PROBLEM DETAILS
Your answer should be the records below, written out exactly.

MATERIAL TO PROCESS
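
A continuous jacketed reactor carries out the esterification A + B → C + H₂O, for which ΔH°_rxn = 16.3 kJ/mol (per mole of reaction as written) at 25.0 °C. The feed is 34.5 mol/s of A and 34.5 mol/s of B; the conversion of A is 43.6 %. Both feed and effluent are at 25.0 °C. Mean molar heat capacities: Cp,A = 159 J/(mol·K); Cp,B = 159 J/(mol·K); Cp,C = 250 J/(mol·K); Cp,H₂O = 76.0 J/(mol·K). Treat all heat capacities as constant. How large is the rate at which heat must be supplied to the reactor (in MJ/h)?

Extent of reaction ξ = 0.436 × 34.5 = 15.042 mol/s
Reaction term: ξ·ΔH°_rxn = 15.042 × 16.3 = 245.18 kJ/s
Q = ΔH = 245.18 kJ/s = 245.18 kW
Heat supplied = 882.66 MJ/h

Q_in = 883 MJ/h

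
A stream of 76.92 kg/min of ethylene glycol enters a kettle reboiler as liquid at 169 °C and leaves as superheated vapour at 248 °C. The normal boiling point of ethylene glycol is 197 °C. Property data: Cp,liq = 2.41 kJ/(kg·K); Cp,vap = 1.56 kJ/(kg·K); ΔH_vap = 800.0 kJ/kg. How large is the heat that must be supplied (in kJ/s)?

Q = 1210 kJ/s

liquid 169→197 °C: 67.48 kJ/kg
vaporisation at 197 °C: 800 kJ/kg
vapour 197→248 °C: 79.56 kJ/kg
Δh = 67.48 + 800 + 79.56 = 947.04 kJ/kg
Q = ṁ·Δh = 76.92 kg/min × 947.04 kJ/kg = 72846 kJ/min
|Q| = 1214.1 kW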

RESPONSE
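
A continuous jacketed reactor carries out the esterification A + B → C + H₂O, for which ΔH°_rxn = 16.3 kJ/mol (per mole of reaction as written) at 25.0 °C. The feed is 34.5 mol/s of A and 34.5 mol/s of B; the conversion of A is 43.6 %. Both feed and effluent are at 25.0 °C. Mean molar heat capacities: Cp,A = 159 J/(mol·K); Cp,B = 159 J/(mol·K); Cp,C = 250 J/(mol·K); Cp,H₂O = 76.0 J/(mol·K). Treat all heat capacities as constant. How large is the rate at which heat must be supplied to the reactor (in MJ/h)?

Extent of reaction ξ = 0.436 × 34.5 = 15.042 mol/s
Reaction term: ξ·ΔH°_rxn = 15.042 × 16.3 = 245.18 kJ/s
Q = ΔH = 245.18 kJ/s = 245.18 kW
Heat supplied = 882.66 MJ/h

Q_in = 883 MJ/h

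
A stream of 76.92 kg/min of ethylene glycol enters a kettle reboiler as liquid at 169 °C and leaves as superheated vapour at 248 °C. The normal boiling point of ethylene glycol is 197 °C. Property data: Cp,liq = 2.41 kJ/(kg·K); Cp,vap = 1.56 kJ/(kg·K); ΔH_vap = 800.0 kJ/kg. How large is the heat that must be supplied (in kJ/s)?

Q = 1210 kJ/s

liquid 169→197 °C: 67.48 kJ/kg
vaporisation at 197 °C: 800 kJ/kg
vapour 197→248 °C: 79.56 kJ/kg
Δh = 67.48 + 800 + 79.56 = 947.04 kJ/kg
Q = ṁ·Δh = 76.92 kg/min × 947.04 kJ/kg = 72846 kJ/min
|Q| = 1214.1 kW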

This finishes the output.